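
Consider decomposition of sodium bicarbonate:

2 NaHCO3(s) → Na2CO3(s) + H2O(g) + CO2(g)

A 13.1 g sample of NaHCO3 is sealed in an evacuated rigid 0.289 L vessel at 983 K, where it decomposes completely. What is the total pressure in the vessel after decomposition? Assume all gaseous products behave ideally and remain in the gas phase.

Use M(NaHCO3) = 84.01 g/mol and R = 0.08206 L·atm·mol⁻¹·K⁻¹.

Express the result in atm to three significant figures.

n(NaHCO3) = 13.1 / 84.01 = 0.1559 mol
n(gas produced) = (2/2) × 0.1559 = 0.1559 mol
P = nRT/V = 0.1559 × 0.08206 × 983 / 0.289 = 43.51 atm

43.5 atm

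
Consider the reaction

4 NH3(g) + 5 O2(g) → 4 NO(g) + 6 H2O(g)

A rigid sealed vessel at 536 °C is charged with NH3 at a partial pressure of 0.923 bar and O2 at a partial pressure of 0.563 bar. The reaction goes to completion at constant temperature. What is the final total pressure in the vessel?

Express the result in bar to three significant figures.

With V and T fixed, P_i ∝ n_i, so the mole ratios apply directly to partial pressures at 536 °C.
P(O2) required for 0.923 bar of NH3 = (5/4) × 0.923 = 1.154 bar; available 0.563 bar, so O2 is limiting.
P(NH3) remaining = 0.923 − (4/5) × 0.563 = 0.4726 bar
P(gaseous products) = (4+6)/5 × 0.563 = 1.126 bar
P_total at 536 °C = 0.4726 + 1.126 = 1.599 bar

1.60 bar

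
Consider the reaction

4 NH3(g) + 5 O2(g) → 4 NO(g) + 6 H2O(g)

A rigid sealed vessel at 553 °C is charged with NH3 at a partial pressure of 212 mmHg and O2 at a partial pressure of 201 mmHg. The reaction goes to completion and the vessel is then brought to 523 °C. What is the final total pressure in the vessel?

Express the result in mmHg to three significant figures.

At constant V, partial pressures at 553 °C are proportional to moles, so apply stoichiometry directly to pressures.
P(O2) required for 212 mmHg of NH3 = (5/4) × 212 = 265.0 mmHg; available 201 mmHg, so O2 is limiting.
P(NH3) remaining = 212 − (4/5) × 201 = 51.20 mmHg
P(gaseous products) = (4+6)/5 × 201 = 402.0 mmHg
P_total at 553 °C = 51.20 + 402.0 = 453.2 mmHg
Scaling to 523 °C: P = 453.2 × 796.15/826.15 = 436.7 mmHg

437 mmHg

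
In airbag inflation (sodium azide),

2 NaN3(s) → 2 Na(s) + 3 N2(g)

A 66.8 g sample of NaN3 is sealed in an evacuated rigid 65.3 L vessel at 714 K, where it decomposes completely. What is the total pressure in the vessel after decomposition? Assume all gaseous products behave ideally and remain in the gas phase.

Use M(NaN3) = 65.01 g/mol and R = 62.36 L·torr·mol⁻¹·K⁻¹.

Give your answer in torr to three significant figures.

n(NaN3) = 66.8 / 65.01 = 1.028 mol
n(gas produced) = (3/2) × 1.028 = 1.542 mol
P = nRT/V = 1.542 × 62.36 × 714 / 65.3 = 1051 torr

1050 torr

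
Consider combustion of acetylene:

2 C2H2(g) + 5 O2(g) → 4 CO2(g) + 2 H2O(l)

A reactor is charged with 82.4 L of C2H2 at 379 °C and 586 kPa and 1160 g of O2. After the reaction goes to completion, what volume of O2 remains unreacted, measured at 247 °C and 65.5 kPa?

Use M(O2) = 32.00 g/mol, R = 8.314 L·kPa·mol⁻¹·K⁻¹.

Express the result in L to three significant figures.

n(C2H2) = PV/RT = (586 × 82.4) / (8.314 × 652.15) = 8.906 mol
n(O2) = 1160 / 32.00 = 36.25 mol
For 8.906 mol C2H2, stoichiometry requires (5/2) × 8.906 = 22.27 mol O2; 36.25 mol is available, so C2H2 is limiting.
n(O2) consumed = (5/2) × 8.906 = 22.27 mol; remaining = 36.25 − 22.27 = 13.98 mol
V(O2) = nRT/P = 13.98 × 8.314 × 520.15 / 65.5 = 923.0 L

923 L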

- REQUIRED WORK -
Look for the string "vessel" in the entries above. Copy every line that has it.

- RESPONSE BOX -
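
A 13.1 g sample of NaHCO3 is sealed in an evacuated rigid 0.289 L vessel at 983 K, where it decomposes completely. What is the total pressure in the vessel after decomposition? Assume all gaseous products behave ideally and remain in the gas phase.
A rigid sealed vessel at 536 °C is charged with NH3 at a partial pressure of 0.923 bar and O2 at a partial pressure of 0.563 bar. The reaction goes to completion at constant temperature. What is the final total pressure in the vessel?
A rigid sealed vessel at 553 °C is charged with NH3 at a partial pressure of 212 mmHg and O2 at a partial pressure of 201 mmHg. The reaction goes to completion and the vessel is then brought to 523 °C. What is the final total pressure in the vessel?
A 66.8 g sample of NaN3 is sealed in an evacuated rigid 65.3 L vessel at 714 K, where it decomposes completely. What is the total pressure in the vessel after decomposition? Assume all gaseous products behave ideally and remain in the gas phase.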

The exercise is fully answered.